§ **Data for review**:
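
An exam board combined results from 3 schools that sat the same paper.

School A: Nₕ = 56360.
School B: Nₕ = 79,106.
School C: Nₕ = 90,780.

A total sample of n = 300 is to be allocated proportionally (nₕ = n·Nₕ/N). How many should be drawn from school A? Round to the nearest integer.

Share of school A = 56360/226246 = 0.24911.
Allocate 300 × 0.24911 = 74.733... → 75.

75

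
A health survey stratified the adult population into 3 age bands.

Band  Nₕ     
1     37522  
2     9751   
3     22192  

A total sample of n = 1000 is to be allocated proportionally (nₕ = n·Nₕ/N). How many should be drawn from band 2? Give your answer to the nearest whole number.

N = 37522 + 9751 + 22192 = 69465.
n_2 = 1000·9751/69465 = 140.373... → 140.

140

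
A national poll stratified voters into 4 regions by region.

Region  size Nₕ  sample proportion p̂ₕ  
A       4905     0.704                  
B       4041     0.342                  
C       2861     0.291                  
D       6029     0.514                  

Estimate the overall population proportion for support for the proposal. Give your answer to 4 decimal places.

0.4915

N = 4905 + 4041 + 2861 + 6029 = 17836.
Overall proportion = Σ (Nₕ/N)·p̂ₕ.
Σ Nₕp̂ₕ = 3453.12 + 1382.022 + 832.551 + 3098.906 = 8766.599.
8766.599 / 17836 = 0.491511... → 0.4915.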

§ **How to complete this task**:
Copy each record from above exactly, and include every line.

§ **Task answer**:
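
An exam board combined results from 3 schools that sat the same paper.

School A: Nₕ = 56360.
School B: Nₕ = 79,106.
School C: Nₕ = 90,780.

A total sample of n = 300 is to be allocated proportionally (nₕ = n·Nₕ/N). How many should be drawn from school A? Round to the nearest integer.

Share of school A = 56360/226246 = 0.24911.
Allocate 300 × 0.24911 = 74.733... → 75.

75

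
A health survey stratified the adult population into 3 age bands.

Band  Nₕ     
1     37522  
2     9751   
3     22192  

A total sample of n = 1000 is to be allocated proportionally (nₕ = n·Nₕ/N). How many should be drawn from band 2? Give your answer to the nearest whole number.

N = 37522 + 9751 + 22192 = 69465.
n_2 = 1000·9751/69465 = 140.373... → 140.

140

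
A national poll stratified voters into 4 regions by region.

Region  size Nₕ  sample proportion p̂ₕ  
A       4905     0.704                  
B       4041     0.342                  
C       2861     0.291                  
D       6029     0.514                  

Estimate the overall population proportion for support for the proposal. Give your answer to 4 decimal places.

0.4915

N = 4905 + 4041 + 2861 + 6029 = 17836.
Overall proportion = Σ (Nₕ/N)·p̂ₕ.
Σ Nₕp̂ₕ = 3453.12 + 1382.022 + 832.551 + 3098.906 = 8766.599.
8766.599 / 17836 = 0.491511... → 0.4915.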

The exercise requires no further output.